• [WHAT TO WORK ON] Set down exactly the lines running from the line with "A film of titanium" to the end of the listing below, both ends included.

• [RECORDS SHOWN]
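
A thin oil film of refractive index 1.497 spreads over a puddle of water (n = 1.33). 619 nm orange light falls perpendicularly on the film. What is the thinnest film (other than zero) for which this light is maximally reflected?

Ray reflecting at the top interface goes from n = 1.0 toward n = 1.497: a half-wave phase shift.
Bottom surface (1.497 → 1.33): reflection off a lower-index medium gives no phase shift.
Exactly one π shift → a net half-wave offset.
With one net inversion, constructive interference in reflection requires 2 n t = (m + ½) λ.
Minimum at m = 0: t = λ / (4 n) = 619 / (4 × 1.497) = 103 nm.

103 nm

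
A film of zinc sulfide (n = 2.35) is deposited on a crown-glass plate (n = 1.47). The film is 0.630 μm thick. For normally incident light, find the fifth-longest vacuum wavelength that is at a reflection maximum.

Ray reflecting at the top interface goes from n = 1.0 toward n = 2.35: a half-wave phase shift.
Bottom surface (2.35 → 1.47): reflection off a lower-index medium gives no phase shift.
The two reflections differ by half a wavelength.
So the condition for constructive reflection is 2 n t = (m + ½) λ.
λ = 2 n t / (m + ½). The fifth-longest wavelength is m = 4: λ = 2 × 2.35 × 630 / 4.50 = 658 nm.

658 nm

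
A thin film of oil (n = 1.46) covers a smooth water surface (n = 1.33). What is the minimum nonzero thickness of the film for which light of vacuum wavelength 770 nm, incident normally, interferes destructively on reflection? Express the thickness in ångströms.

At the upper boundary (n = 1.0 to n = 1.46) the reflected ray undergoes a half-wave phase shift.
Bottom surface (1.46 → 1.33): reflection off a lower-index medium gives no phase shift.
The two reflections differ by half a wavelength.
For weak reflection here: 2 n t = m λ.
Minimum nonzero at m = 1: t = λ / (2 n) = 770 / (2 × 1.46) = 264 nm.

2637 Å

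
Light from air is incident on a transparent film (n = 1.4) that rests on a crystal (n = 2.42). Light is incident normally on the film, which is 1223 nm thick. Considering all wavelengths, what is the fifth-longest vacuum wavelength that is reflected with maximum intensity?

At the upper boundary (n = 1.0 to n = 1.4) the reflected ray undergoes a half-wave phase shift.
At the lower boundary (n = 1.4 to n = 2.42) the reflected ray undergoes a half-wave phase shift.
The two reflections carry the same phase change, so no net offset.
For strong reflection here: 2 n t = m λ.
λ = 2 n t / m. The fifth-longest wavelength is m = 5: λ = 2 × 1.4 × 1223 / 5.00 = 685 nm.

685 nm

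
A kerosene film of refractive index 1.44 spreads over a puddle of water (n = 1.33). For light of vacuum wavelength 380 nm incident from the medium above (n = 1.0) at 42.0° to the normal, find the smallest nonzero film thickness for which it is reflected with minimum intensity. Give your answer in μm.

Ray reflecting at the top interface goes from n = 1.0 toward n = 1.44: a half-wave phase shift.
At the lower boundary (n = 1.44 to n = 1.33) the reflected ray undergoes no phase shift.
Net: one phase inversion between the two reflected rays.
For dark reflection here: 2 n t cos θ_r = m λ.
Snell's law: 1.0 sin 42.0° = 1.44 sin θ_r → sin θ_r = 0.465, cos θ_r = 0.885.
Minimum nonzero at m = 1: t = λ / (2 n cos θ_r) = 380 / (2 × 1.44 × 0.885) = 149 nm.

0.149 μm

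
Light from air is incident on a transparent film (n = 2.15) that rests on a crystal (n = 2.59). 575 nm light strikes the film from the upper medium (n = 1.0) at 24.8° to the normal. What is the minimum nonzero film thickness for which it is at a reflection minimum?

68.2 nm

Ray reflecting at the top interface goes from n = 1.0 toward n = 2.15: a half-wave phase shift.
Ray reflecting at the bottom interface goes from n = 2.15 toward n = 2.59: a half-wave phase shift.
Zero or two π shifts → no net half-wave offset.
With no net inversion, destructive interference in reflection requires 2 n t cos θ_r = (m + ½) λ.
Snell's law: 1.0 sin 24.8° = 2.15 sin θ_r → sin θ_r = 0.195, cos θ_r = 0.981.
Minimum at m = 0: t = λ / (4 n cos θ_r) = 575 / (4 × 2.15 × 0.981) = 68.2 nm.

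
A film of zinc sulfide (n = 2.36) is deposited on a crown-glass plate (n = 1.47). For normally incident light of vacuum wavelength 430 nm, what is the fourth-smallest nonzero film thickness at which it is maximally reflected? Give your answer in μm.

0.319 μm

At the upper boundary (n = 1.0 to n = 2.36) the reflected ray undergoes a half-wave phase shift.
At the lower boundary (n = 2.36 to n = 1.47) the reflected ray undergoes no phase shift.
Net: one phase inversion between the two reflected rays.
For maximum reflection here: 2 n t = (m + ½) λ.
The fourth-smallest nonzero thickness corresponds to m = 3: t = (m + ½) λ / (2 n) = 3.50 × 430 / (2 × 2.36) = 319 nm.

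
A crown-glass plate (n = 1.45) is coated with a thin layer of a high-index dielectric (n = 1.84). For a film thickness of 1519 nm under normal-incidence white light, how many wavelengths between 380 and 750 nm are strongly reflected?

8

Top surface (1.0 → 1.84): reflection off a higher-index medium gives a half-wave phase shift.
Bottom surface (1.84 → 1.45): reflection off a lower-index medium gives no phase shift.
Net: one phase inversion between the two reflected rays.
With one net inversion, constructive interference in reflection requires 2 n t = (m + ½) λ.
λ = 2 n t / (m + ½) = 5590 / (m + ½) nm.
m=6: 860 nm (IR); m=7: 745 nm (visible); m=8: 658 nm (visible); m=9: 588 nm (visible); m=10: 532 nm (visible); m=11: 486 nm (visible); m=12: 447 nm (visible); m=13: 414 nm (visible); m=14: 386 nm (visible); m=15: 361 nm (UV).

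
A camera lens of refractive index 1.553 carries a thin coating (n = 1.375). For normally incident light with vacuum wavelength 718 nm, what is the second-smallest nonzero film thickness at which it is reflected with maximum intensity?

Ray reflecting at the top interface goes from n = 1.0 toward n = 1.375: a half-wave phase shift.
At the lower boundary (n = 1.375 to n = 1.553) the reflected ray undergoes a half-wave phase shift.
Zero or two π shifts → no net half-wave offset.
With no net inversion, constructive interference in reflection requires 2 n t = m λ.
The second-smallest nonzero thickness corresponds to m = 2: t = m λ / (2 n) = 2.00 × 718 / (2 × 1.375) = 522 nm.

522 nm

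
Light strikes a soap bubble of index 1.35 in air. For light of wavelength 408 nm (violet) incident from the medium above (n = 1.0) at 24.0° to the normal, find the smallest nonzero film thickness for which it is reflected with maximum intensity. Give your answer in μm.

Top surface (1.0 → 1.35): reflection off a higher-index medium gives a half-wave phase shift.
Ray reflecting at the bottom interface goes from n = 1.35 toward n = 1.0: no phase shift.
Net: one phase inversion between the two reflected rays.
For bright reflection here: 2 n t cos θ_r = (m + ½) λ.
Snell's law: 1.0 sin 24.0° = 1.35 sin θ_r → sin θ_r = 0.301, cos θ_r = 0.954.
Minimum at m = 0: t = λ / (4 n cos θ_r) = 408 / (4 × 1.35 × 0.954) = 79.2 nm.

0.0792 μm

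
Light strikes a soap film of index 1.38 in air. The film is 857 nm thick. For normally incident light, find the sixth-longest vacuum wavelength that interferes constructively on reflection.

At the upper boundary (n = 1.0 to n = 1.38) the reflected ray undergoes a half-wave phase shift.
Ray reflecting at the bottom interface goes from n = 1.38 toward n = 1.0: no phase shift.
Net: one phase inversion between the two reflected rays.
For strong reflection here: 2 n t = (m + ½) λ.
λ = 2 n t / (m + ½). The sixth-longest wavelength is m = 5: λ = 2 × 1.38 × 857 / 5.50 = 430 nm.

430 nm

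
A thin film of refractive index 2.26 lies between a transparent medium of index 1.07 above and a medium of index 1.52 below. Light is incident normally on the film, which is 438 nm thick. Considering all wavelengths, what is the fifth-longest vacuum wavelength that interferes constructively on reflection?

At the upper boundary (n = 1.07 to n = 2.26) the reflected ray undergoes a half-wave phase shift.
Bottom surface (2.26 → 1.52): reflection off a lower-index medium gives no phase shift.
Net: one phase inversion between the two reflected rays.
So the condition for constructive reflection is 2 n t = (m + ½) λ.
λ = 2 n t / (m + ½). The fifth-longest wavelength is m = 4: λ = 2 × 2.26 × 438 / 4.50 = 440 nm.

440 nm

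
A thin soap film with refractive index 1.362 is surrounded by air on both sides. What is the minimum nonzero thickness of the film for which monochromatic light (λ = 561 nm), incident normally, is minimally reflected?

Ray reflecting at the top interface goes from n = 1.0 toward n = 1.362: a half-wave phase shift.
At the lower boundary (n = 1.362 to n = 1.0) the reflected ray undergoes no phase shift.
Exactly one π shift → a net half-wave offset.
With one net inversion, destructive interference in reflection requires 2 n t = m λ.
Minimum nonzero at m = 1: t = λ / (2 n) = 561 / (2 × 1.362) = 206 nm.

206 nm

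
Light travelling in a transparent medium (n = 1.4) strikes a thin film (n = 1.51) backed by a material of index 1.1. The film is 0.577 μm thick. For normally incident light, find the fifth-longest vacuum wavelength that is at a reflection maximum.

387 nm

Ray reflecting at the top interface goes from n = 1.4 toward n = 1.51: a half-wave phase shift.
Ray reflecting at the bottom interface goes from n = 1.51 toward n = 1.1: no phase shift.
Net: one phase inversion between the two reflected rays.
For strong reflection here: 2 n t = (m + ½) λ.
λ = 2 n t / (m + ½). The fifth-longest wavelength is m = 4: λ = 2 × 1.51 × 577 / 4.50 = 387 nm.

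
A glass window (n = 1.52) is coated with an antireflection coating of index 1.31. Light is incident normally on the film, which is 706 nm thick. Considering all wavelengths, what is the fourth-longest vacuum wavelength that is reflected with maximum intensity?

462 nm

At the upper boundary (n = 1.0 to n = 1.31) the reflected ray undergoes a half-wave phase shift.
Ray reflecting at the bottom interface goes from n = 1.31 toward n = 1.52: a half-wave phase shift.
The two reflections carry the same phase change, so no net offset.
So the condition for constructive reflection is 2 n t = m λ.
λ = 2 n t / m. The fourth-longest wavelength is m = 4: λ = 2 × 1.31 × 706 / 4.00 = 462 nm.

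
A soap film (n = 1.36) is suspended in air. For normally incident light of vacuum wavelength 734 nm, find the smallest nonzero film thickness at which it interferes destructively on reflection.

270 nm

At the upper boundary (n = 1.0 to n = 1.36) the reflected ray undergoes a half-wave phase shift.
At the lower boundary (n = 1.36 to n = 1.0) the reflected ray undergoes no phase shift.
Exactly one π shift → a net half-wave offset.
With one net inversion, destructive interference in reflection requires 2 n t = m λ.
Minimum nonzero at m = 1: t = λ / (2 n) = 734 / (2 × 1.36) = 270 nm.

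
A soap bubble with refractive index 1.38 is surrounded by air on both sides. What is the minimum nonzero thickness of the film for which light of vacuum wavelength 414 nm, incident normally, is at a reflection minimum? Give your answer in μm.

Top surface (1.0 → 1.38): reflection off a higher-index medium gives a half-wave phase shift.
Bottom surface (1.38 → 1.0): reflection off a lower-index medium gives no phase shift.
Net: one phase inversion between the two reflected rays.
With one net inversion, destructive interference in reflection requires 2 n t = m λ.
Minimum nonzero at m = 1: t = λ / (2 n) = 414 / (2 × 1.38) = 150 nm.

0.150 μm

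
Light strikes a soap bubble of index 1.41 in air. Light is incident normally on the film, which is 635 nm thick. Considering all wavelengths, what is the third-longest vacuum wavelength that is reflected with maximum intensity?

716 nm

At the upper boundary (n = 1.0 to n = 1.41) the reflected ray undergoes a half-wave phase shift.
Ray reflecting at the bottom interface goes from n = 1.41 toward n = 1.0: no phase shift.
Net: one phase inversion between the two reflected rays.
So the condition for constructive reflection is 2 n t = (m + ½) λ.
λ = 2 n t / (m + ½). The third-longest wavelength is m = 2: λ = 2 × 1.41 × 635 / 2.50 = 716 nm.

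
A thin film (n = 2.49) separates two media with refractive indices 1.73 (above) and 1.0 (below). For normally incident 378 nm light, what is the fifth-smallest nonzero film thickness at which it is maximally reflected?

Ray reflecting at the top interface goes from n = 1.73 toward n = 2.49: a half-wave phase shift.
At the lower boundary (n = 2.49 to n = 1.0) the reflected ray undergoes no phase shift.
Net: one phase inversion between the two reflected rays.
With one net inversion, constructive interference in reflection requires 2 n t = (m + ½) λ.
The fifth-smallest nonzero thickness corresponds to m = 4: t = (m + ½) λ / (2 n) = 4.50 × 378 / (2 × 2.49) = 342 nm.

342 nm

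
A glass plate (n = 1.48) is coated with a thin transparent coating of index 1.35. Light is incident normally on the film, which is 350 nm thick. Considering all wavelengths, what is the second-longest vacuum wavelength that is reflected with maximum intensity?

473 nm

At the upper boundary (n = 1.0 to n = 1.35) the reflected ray undergoes a half-wave phase shift.
Bottom surface (1.35 → 1.48): reflection off a higher-index medium gives a half-wave phase shift.
Net: no relative phase inversion (both shifts match).
So the condition for constructive reflection is 2 n t = m λ.
λ = 2 n t / m. The second-longest wavelength is m = 2: λ = 2 × 1.35 × 350 / 2.00 = 473 nm.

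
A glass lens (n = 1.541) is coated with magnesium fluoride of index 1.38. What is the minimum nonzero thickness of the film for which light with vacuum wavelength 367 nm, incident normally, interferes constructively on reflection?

133 nm

Top surface (1.0 → 1.38): reflection off a higher-index medium gives a half-wave phase shift.
At the lower boundary (n = 1.38 to n = 1.541) the reflected ray undergoes a half-wave phase shift.
Net: no relative phase inversion (both shifts match).
With no net inversion, constructive interference in reflection requires 2 n t = m λ.
Minimum nonzero at m = 1: t = λ / (2 n) = 367 / (2 × 1.38) = 133 nm.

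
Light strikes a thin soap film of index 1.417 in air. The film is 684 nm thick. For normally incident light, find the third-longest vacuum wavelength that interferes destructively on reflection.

Ray reflecting at the top interface goes from n = 1.0 toward n = 1.417: a half-wave phase shift.
Ray reflecting at the bottom interface goes from n = 1.417 toward n = 1.0: no phase shift.
Exactly one π shift → a net half-wave offset.
For weak reflection here: 2 n t = m λ.
λ = 2 n t / m. The third-longest wavelength is m = 3: λ = 2 × 1.417 × 684 / 3.00 = 646 nm.

646 nm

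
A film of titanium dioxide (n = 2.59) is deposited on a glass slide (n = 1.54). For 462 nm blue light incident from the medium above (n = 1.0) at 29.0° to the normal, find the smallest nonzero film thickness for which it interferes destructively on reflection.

Top surface (1.0 → 2.59): reflection off a higher-index medium gives a half-wave phase shift.
At the lower boundary (n = 2.59 to n = 1.54) the reflected ray undergoes no phase shift.
Net: one phase inversion between the two reflected rays.
For weak reflection here: 2 n t cos θ_r = m λ.
Snell's law: 1.0 sin 29.0° = 2.59 sin θ_r → sin θ_r = 0.187, cos θ_r = 0.982.
Minimum nonzero at m = 1: t = λ / (2 n cos θ_r) = 462 / (2 × 2.59 × 0.982) = 90.8 nm.

90.8 nm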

• [RESPONSE]
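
A film of titanium dioxide (n = 2.59) is deposited on a glass slide (n = 1.54). For 462 nm blue light incident from the medium above (n = 1.0) at 29.0° to the normal, find the smallest nonzero film thickness for which it interferes destructively on reflection.

Top surface (1.0 → 2.59): reflection off a higher-index medium gives a half-wave phase shift.
At the lower boundary (n = 2.59 to n = 1.54) the reflected ray undergoes no phase shift.
Net: one phase inversion between the two reflected rays.
For weak reflection here: 2 n t cos θ_r = m λ.
Snell's law: 1.0 sin 29.0° = 2.59 sin θ_r → sin θ_r = 0.187, cos θ_r = 0.982.
Minimum nonzero at m = 1: t = λ / (2 n cos θ_r) = 462 / (2 × 2.59 × 0.982) = 90.8 nm.

90.8 nm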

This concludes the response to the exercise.